[Problem to work on]
Your answer must be the records below, reproduced exactly.

[Material to process]
•••••
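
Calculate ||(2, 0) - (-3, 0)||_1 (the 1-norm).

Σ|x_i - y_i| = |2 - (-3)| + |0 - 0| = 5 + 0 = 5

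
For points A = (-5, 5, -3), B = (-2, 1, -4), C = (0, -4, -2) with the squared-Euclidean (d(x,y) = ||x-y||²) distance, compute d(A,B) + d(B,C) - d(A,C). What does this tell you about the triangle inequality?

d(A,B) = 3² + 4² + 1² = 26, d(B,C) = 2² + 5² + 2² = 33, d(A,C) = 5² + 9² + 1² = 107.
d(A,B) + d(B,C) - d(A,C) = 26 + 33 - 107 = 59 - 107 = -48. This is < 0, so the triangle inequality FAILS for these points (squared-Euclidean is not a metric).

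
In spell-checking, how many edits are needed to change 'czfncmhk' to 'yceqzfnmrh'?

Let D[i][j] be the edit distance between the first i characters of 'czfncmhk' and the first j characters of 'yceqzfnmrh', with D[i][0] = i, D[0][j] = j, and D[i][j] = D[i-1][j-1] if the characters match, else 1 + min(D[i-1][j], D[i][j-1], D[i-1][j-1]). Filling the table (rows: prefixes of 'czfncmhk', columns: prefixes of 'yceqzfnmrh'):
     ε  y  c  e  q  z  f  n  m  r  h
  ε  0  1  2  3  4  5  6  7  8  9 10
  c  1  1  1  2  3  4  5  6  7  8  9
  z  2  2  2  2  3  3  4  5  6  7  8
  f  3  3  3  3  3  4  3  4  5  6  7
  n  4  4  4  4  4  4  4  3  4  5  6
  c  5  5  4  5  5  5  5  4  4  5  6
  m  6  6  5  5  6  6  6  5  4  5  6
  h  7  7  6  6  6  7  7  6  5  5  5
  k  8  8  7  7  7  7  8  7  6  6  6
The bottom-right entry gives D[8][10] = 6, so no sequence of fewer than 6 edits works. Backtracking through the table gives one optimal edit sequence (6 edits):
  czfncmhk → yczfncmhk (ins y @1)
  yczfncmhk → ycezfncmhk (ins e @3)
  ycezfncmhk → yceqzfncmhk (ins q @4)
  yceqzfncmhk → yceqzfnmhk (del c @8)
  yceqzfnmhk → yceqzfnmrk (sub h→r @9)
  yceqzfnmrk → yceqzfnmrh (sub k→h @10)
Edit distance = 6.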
•••••
[Output for this task]
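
Calculate ||(2, 0) - (-3, 0)||_1 (the 1-norm).

Σ|x_i - y_i| = |2 - (-3)| + |0 - 0| = 5 + 0 = 5

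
For points A = (-5, 5, -3), B = (-2, 1, -4), C = (0, -4, -2) with the squared-Euclidean (d(x,y) = ||x-y||²) distance, compute d(A,B) + d(B,C) - d(A,C). What does this tell you about the triangle inequality?

d(A,B) = 3² + 4² + 1² = 26, d(B,C) = 2² + 5² + 2² = 33, d(A,C) = 5² + 9² + 1² = 107.
d(A,B) + d(B,C) - d(A,C) = 26 + 33 - 107 = 59 - 107 = -48. This is < 0, so the triangle inequality FAILS for these points (squared-Euclidean is not a metric).

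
In spell-checking, how many edits are needed to change 'czfncmhk' to 'yceqzfnmrh'?

Let D[i][j] be the edit distance between the first i characters of 'czfncmhk' and the first j characters of 'yceqzfnmrh', with D[i][0] = i, D[0][j] = j, and D[i][j] = D[i-1][j-1] if the characters match, else 1 + min(D[i-1][j], D[i][j-1], D[i-1][j-1]). Filling the table (rows: prefixes of 'czfncmhk', columns: prefixes of 'yceqzfnmrh'):
     ε  y  c  e  q  z  f  n  m  r  h
  ε  0  1  2  3  4  5  6  7  8  9 10
  c  1  1  1  2  3  4  5  6  7  8  9
  z  2  2  2  2  3  3  4  5  6  7  8
  f  3  3  3  3  3  4  3  4  5  6  7
  n  4  4  4  4  4  4  4  3  4  5  6
  c  5  5  4  5  5  5  5  4  4  5  6
  m  6  6  5  5  6  6  6  5  4  5  6
  h  7  7  6  6  6  7  7  6  5  5  5
  k  8  8  7  7  7  7  8  7  6  6  6
The bottom-right entry gives D[8][10] = 6, so no sequence of fewer than 6 edits works. Backtracking through the table gives one optimal edit sequence (6 edits):
  czfncmhk → yczfncmhk (ins y @1)
  yczfncmhk → ycezfncmhk (ins e @3)
  ycezfncmhk → yceqzfncmhk (ins q @4)
  yceqzfncmhk → yceqzfnmhk (del c @8)
  yceqzfnmhk → yceqzfnmrk (sub h→r @9)
  yceqzfnmrk → yceqzfnmrh (sub k→h @10)
Edit distance = 6.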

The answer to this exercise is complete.